Task description: The answer should be every line below, retyped exactly.

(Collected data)
◆ ◆ ◆

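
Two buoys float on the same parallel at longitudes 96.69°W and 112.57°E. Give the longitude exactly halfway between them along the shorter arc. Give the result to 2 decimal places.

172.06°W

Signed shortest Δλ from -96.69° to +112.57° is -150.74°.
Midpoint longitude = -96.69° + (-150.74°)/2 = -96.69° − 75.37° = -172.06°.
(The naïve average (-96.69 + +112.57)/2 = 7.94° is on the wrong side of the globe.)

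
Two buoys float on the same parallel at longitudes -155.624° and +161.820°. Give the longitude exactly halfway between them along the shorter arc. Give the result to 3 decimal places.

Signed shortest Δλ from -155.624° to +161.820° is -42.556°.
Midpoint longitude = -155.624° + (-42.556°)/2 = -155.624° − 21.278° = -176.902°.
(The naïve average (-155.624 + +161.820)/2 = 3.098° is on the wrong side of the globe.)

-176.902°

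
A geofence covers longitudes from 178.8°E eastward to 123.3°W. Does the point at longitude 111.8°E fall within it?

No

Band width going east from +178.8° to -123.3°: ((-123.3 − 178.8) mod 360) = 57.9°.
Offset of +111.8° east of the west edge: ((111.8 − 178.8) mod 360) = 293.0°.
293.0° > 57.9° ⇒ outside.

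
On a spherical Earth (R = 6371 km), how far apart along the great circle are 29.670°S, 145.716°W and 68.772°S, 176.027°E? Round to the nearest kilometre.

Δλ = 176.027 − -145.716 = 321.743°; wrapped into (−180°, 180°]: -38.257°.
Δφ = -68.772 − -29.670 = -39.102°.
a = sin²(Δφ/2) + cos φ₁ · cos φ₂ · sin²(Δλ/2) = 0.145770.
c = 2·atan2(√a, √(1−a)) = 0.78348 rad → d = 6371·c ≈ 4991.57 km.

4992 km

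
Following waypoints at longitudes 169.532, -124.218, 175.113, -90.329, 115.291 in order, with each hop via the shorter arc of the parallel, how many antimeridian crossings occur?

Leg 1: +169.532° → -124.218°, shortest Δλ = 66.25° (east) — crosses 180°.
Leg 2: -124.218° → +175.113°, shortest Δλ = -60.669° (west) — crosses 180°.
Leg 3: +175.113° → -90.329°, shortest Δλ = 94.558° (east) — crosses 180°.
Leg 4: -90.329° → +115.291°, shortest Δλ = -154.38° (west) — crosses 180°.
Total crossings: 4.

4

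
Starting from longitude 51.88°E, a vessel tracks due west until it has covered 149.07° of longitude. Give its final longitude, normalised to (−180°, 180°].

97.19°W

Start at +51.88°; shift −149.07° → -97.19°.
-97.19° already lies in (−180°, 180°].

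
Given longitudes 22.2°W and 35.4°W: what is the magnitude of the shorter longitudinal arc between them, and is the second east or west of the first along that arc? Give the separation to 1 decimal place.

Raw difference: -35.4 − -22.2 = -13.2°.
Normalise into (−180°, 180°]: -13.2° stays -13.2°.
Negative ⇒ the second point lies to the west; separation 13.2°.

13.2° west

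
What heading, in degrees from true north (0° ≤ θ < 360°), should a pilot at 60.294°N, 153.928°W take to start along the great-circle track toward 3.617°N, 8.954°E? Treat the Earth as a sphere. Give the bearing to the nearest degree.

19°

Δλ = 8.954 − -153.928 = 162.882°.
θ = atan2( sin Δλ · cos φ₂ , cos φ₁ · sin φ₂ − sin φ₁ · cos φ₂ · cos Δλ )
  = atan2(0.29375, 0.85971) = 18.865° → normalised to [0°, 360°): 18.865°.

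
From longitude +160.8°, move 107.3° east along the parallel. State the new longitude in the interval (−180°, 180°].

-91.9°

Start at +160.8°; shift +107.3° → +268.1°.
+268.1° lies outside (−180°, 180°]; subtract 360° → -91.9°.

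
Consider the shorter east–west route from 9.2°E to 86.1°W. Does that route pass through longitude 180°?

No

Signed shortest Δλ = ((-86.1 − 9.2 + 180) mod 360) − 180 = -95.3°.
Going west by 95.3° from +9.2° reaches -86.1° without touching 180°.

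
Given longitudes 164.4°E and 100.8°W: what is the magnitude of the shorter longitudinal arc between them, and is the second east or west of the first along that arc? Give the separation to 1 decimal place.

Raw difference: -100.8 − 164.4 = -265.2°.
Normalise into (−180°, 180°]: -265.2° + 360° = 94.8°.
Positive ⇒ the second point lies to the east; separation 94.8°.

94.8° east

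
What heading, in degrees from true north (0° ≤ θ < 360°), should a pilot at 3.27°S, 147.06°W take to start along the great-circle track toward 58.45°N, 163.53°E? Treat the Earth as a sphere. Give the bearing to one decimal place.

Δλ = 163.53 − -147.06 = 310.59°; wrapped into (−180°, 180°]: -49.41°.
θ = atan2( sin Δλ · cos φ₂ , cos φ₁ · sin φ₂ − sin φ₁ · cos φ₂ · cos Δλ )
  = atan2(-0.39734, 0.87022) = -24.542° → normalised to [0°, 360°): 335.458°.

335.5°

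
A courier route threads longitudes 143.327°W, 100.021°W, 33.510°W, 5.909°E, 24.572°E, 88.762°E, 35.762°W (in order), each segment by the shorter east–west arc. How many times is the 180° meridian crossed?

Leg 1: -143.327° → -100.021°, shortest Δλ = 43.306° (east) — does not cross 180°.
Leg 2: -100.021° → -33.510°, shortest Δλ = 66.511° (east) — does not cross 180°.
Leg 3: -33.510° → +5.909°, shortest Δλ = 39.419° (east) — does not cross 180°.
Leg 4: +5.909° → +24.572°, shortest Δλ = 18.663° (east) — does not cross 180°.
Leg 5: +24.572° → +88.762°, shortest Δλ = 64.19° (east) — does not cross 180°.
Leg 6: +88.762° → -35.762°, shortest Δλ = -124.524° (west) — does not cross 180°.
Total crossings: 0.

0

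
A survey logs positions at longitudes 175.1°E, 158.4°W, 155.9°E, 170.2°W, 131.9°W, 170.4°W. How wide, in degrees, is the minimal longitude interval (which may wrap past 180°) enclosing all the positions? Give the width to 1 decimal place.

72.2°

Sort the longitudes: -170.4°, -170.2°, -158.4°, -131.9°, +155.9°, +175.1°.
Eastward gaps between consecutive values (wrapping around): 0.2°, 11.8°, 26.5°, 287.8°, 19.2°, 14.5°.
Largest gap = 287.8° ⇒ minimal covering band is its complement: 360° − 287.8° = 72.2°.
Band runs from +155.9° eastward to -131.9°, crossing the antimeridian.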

◆ ◆ ◆

Exercise result:
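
Two buoys float on the same parallel at longitudes 96.69°W and 112.57°E. Give the longitude exactly halfway between them along the shorter arc. Give the result to 2 decimal places.

172.06°W

Signed shortest Δλ from -96.69° to +112.57° is -150.74°.
Midpoint longitude = -96.69° + (-150.74°)/2 = -96.69° − 75.37° = -172.06°.
(The naïve average (-96.69 + +112.57)/2 = 7.94° is on the wrong side of the globe.)

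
Two buoys float on the same parallel at longitudes -155.624° and +161.820°. Give the longitude exactly halfway between them along the shorter arc. Give the result to 3 decimal places.

Signed shortest Δλ from -155.624° to +161.820° is -42.556°.
Midpoint longitude = -155.624° + (-42.556°)/2 = -155.624° − 21.278° = -176.902°.
(The naïve average (-155.624 + +161.820)/2 = 3.098° is on the wrong side of the globe.)

-176.902°

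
A geofence covers longitudes from 178.8°E eastward to 123.3°W. Does the point at longitude 111.8°E fall within it?

No

Band width going east from +178.8° to -123.3°: ((-123.3 − 178.8) mod 360) = 57.9°.
Offset of +111.8° east of the west edge: ((111.8 − 178.8) mod 360) = 293.0°.
293.0° > 57.9° ⇒ outside.

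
On a spherical Earth (R = 6371 km), how far apart along the great circle are 29.670°S, 145.716°W and 68.772°S, 176.027°E? Round to the nearest kilometre.

Δλ = 176.027 − -145.716 = 321.743°; wrapped into (−180°, 180°]: -38.257°.
Δφ = -68.772 − -29.670 = -39.102°.
a = sin²(Δφ/2) + cos φ₁ · cos φ₂ · sin²(Δλ/2) = 0.145770.
c = 2·atan2(√a, √(1−a)) = 0.78348 rad → d = 6371·c ≈ 4991.57 km.

4992 km

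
Following waypoints at longitudes 169.532, -124.218, 175.113, -90.329, 115.291 in order, with each hop via the shorter arc of the parallel, how many antimeridian crossings occur?

Leg 1: +169.532° → -124.218°, shortest Δλ = 66.25° (east) — crosses 180°.
Leg 2: -124.218° → +175.113°, shortest Δλ = -60.669° (west) — crosses 180°.
Leg 3: +175.113° → -90.329°, shortest Δλ = 94.558° (east) — crosses 180°.
Leg 4: -90.329° → +115.291°, shortest Δλ = -154.38° (west) — crosses 180°.
Total crossings: 4.

4

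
Starting from longitude 51.88°E, a vessel tracks due west until it has covered 149.07° of longitude. Give its final longitude, normalised to (−180°, 180°].

97.19°W

Start at +51.88°; shift −149.07° → -97.19°.
-97.19° already lies in (−180°, 180°].

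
Given longitudes 22.2°W and 35.4°W: what is the magnitude of the shorter longitudinal arc between them, and is the second east or west of the first along that arc? Give the separation to 1 decimal place.

Raw difference: -35.4 − -22.2 = -13.2°.
Normalise into (−180°, 180°]: -13.2° stays -13.2°.
Negative ⇒ the second point lies to the west; separation 13.2°.

13.2° west

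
What heading, in degrees from true north (0° ≤ θ < 360°), should a pilot at 60.294°N, 153.928°W take to start along the great-circle track toward 3.617°N, 8.954°E? Treat the Earth as a sphere. Give the bearing to the nearest degree.

19°

Δλ = 8.954 − -153.928 = 162.882°.
θ = atan2( sin Δλ · cos φ₂ , cos φ₁ · sin φ₂ − sin φ₁ · cos φ₂ · cos Δλ )
  = atan2(0.29375, 0.85971) = 18.865° → normalised to [0°, 360°): 18.865°.

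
From longitude +160.8°, move 107.3° east along the parallel. State the new longitude in the interval (−180°, 180°].

-91.9°

Start at +160.8°; shift +107.3° → +268.1°.
+268.1° lies outside (−180°, 180°]; subtract 360° → -91.9°.

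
Consider the shorter east–west route from 9.2°E to 86.1°W. Does that route pass through longitude 180°?

No

Signed shortest Δλ = ((-86.1 − 9.2 + 180) mod 360) − 180 = -95.3°.
Going west by 95.3° from +9.2° reaches -86.1° without touching 180°.

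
Given longitudes 164.4°E and 100.8°W: what is the magnitude of the shorter longitudinal arc between them, and is the second east or west of the first along that arc? Give the separation to 1 decimal place.

Raw difference: -100.8 − 164.4 = -265.2°.
Normalise into (−180°, 180°]: -265.2° + 360° = 94.8°.
Positive ⇒ the second point lies to the east; separation 94.8°.

94.8° east

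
What heading, in degrees from true north (0° ≤ θ < 360°), should a pilot at 3.27°S, 147.06°W take to start along the great-circle track toward 58.45°N, 163.53°E? Treat the Earth as a sphere. Give the bearing to one decimal place.

Δλ = 163.53 − -147.06 = 310.59°; wrapped into (−180°, 180°]: -49.41°.
θ = atan2( sin Δλ · cos φ₂ , cos φ₁ · sin φ₂ − sin φ₁ · cos φ₂ · cos Δλ )
  = atan2(-0.39734, 0.87022) = -24.542° → normalised to [0°, 360°): 335.458°.

335.5°

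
A courier route threads longitudes 143.327°W, 100.021°W, 33.510°W, 5.909°E, 24.572°E, 88.762°E, 35.762°W (in order), each segment by the shorter east–west arc. How many times is the 180° meridian crossed?

Leg 1: -143.327° → -100.021°, shortest Δλ = 43.306° (east) — does not cross 180°.
Leg 2: -100.021° → -33.510°, shortest Δλ = 66.511° (east) — does not cross 180°.
Leg 3: -33.510° → +5.909°, shortest Δλ = 39.419° (east) — does not cross 180°.
Leg 4: +5.909° → +24.572°, shortest Δλ = 18.663° (east) — does not cross 180°.
Leg 5: +24.572° → +88.762°, shortest Δλ = 64.19° (east) — does not cross 180°.
Leg 6: +88.762° → -35.762°, shortest Δλ = -124.524° (west) — does not cross 180°.
Total crossings: 0.

0

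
A survey logs positions at longitudes 175.1°E, 158.4°W, 155.9°E, 170.2°W, 131.9°W, 170.4°W. How wide, in degrees, is the minimal longitude interval (which may wrap past 180°) enclosing all the positions? Give the width to 1 decimal place.

72.2°

Sort the longitudes: -170.4°, -170.2°, -158.4°, -131.9°, +155.9°, +175.1°.
Eastward gaps between consecutive values (wrapping around): 0.2°, 11.8°, 26.5°, 287.8°, 19.2°, 14.5°.
Largest gap = 287.8° ⇒ minimal covering band is its complement: 360° − 287.8° = 72.2°.
Band runs from +155.9° eastward to -131.9°, crossing the antimeridian.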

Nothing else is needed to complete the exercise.